> _About this exercise_
Take the lines below between the one holding "Step 3: Apply H(q1)." and the one holding "State: 1/√2|00⟩ + 1/√2|11⟩", inclusive, and copy them exactly. Add nothing.

> _Available data_
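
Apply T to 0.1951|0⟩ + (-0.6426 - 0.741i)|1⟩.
0.1951|0⟩ + (0.06958 - 0.9784i)|1⟩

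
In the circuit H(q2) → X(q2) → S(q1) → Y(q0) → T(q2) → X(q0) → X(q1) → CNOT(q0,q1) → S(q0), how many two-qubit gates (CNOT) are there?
1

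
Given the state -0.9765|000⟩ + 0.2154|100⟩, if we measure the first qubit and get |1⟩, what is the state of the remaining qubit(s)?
|00⟩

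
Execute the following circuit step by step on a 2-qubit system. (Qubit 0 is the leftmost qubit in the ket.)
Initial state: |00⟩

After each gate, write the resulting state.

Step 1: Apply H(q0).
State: 1/√2|00⟩ + 1/√2|10⟩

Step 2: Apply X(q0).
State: 1/√2|00⟩ + 1/√2|10⟩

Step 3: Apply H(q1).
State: 1/2|00⟩ + 1/2|01⟩ + 1/2|10⟩ + 1/2|11⟩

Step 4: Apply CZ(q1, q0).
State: 1/2|00⟩ + 1/2|01⟩ + 1/2|10⟩ - 1/2|11⟩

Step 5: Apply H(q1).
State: 1/√2|00⟩ + 1/√2|11⟩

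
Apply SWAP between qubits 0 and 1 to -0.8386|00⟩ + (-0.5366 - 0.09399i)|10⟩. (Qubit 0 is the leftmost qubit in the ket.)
-0.8386|00⟩ + (-0.5366 - 0.09399i)|01⟩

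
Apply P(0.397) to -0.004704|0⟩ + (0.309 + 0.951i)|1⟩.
-0.004704|0⟩ + (-0.08274 + 0.9965i)|1⟩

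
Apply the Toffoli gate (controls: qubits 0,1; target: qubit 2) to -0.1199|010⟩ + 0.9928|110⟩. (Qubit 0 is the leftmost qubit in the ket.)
-0.1199|010⟩ + 0.9928|111⟩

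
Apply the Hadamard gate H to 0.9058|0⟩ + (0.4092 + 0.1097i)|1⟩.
(0.9298 + 0.07757i)|0⟩ + (0.3511 - 0.07757i)|1⟩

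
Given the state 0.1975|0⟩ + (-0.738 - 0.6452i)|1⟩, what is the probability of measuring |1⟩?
0.9609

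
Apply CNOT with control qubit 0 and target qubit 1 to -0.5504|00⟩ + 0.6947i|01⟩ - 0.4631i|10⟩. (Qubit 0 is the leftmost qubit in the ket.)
-0.5504|00⟩ + 0.6947i|01⟩ - 0.4631i|11⟩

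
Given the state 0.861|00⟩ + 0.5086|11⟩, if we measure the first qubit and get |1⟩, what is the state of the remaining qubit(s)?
|1⟩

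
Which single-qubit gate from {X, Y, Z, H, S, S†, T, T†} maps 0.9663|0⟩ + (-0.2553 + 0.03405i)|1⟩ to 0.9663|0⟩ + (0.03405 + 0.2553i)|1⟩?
S†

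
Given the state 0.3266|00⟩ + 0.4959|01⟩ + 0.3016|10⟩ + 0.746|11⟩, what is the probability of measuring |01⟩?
0.2459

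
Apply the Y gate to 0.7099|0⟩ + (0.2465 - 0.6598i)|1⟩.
(-0.6598 - 0.2465i)|0⟩ + 0.7099i|1⟩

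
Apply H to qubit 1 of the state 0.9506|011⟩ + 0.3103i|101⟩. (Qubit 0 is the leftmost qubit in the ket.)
0.6722|001⟩ - 0.6722|011⟩ + 0.2194i|101⟩ + 0.2194i|111⟩

H on qubit 1 mixes each pair of kets that differ only in qubit 1: amplitudes (a, b) of (|…0…⟩, |…1…⟩) become ((a + b)/√2, (a − b)/√2). Kets absent from the input have amplitude 0.
(|001⟩, |011⟩): (a, b) = (0, 0.9506) → (0.6722, -0.6722)
(|101⟩, |111⟩): (a, b) = (0.3103i, 0) → (0.2194i, 0.2194i)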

> _Reply to the task_
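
Step 3: Apply H(q1).
State: 1/2|00⟩ + 1/2|01⟩ + 1/2|10⟩ + 1/2|11⟩

Step 4: Apply CZ(q1, q0).
State: 1/2|00⟩ + 1/2|01⟩ + 1/2|10⟩ - 1/2|11⟩

Step 5: Apply H(q1).
State: 1/√2|00⟩ + 1/√2|11⟩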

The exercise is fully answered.